For the entries below, report the number of lines where the string "reaction" appears, and only that number.

■ **EXCERPTED RECORDS**:
————

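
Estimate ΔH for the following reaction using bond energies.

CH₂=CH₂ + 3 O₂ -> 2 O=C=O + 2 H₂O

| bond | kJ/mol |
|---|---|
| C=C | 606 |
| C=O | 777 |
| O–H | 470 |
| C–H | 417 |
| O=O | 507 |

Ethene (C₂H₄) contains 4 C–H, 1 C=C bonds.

Bonds broken (reactants):
  C–H: 4 × 417 = 1668
  C=C: 1 × 606 = 606
  O=O: 3 × 507 = 1521
  Σ(broken) = 3795 kJ
Bonds formed (products):
  C=O: 4 × 777 = 3108
  O–H: 4 × 470 = 1880
  Σ(formed) = 4988 kJ
ΔH = Σ(broken) − Σ(formed) = 3795 − 4988 = −1193 kJ

ΔH ≈ −1193 kJ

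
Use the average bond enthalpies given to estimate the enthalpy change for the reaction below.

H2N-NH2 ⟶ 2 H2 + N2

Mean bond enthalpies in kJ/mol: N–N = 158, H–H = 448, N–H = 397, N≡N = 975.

Bonds broken (reactants):
  N–H: 4 × 397 = 1588
  N–N: 1 × 158 = 158
  Σ(broken) = 1746 kJ
Bonds formed (products):
  H–H: 2 × 448 = 896
  N≡N: 1 × 975 = 975
  Σ(formed) = 1871 kJ
ΔH = Σ(broken) − Σ(formed) = 1746 − 1871 = −125 kJ

ΔH ≈ −125 kJ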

————

■ **EXERCISE SOLUTION**:
2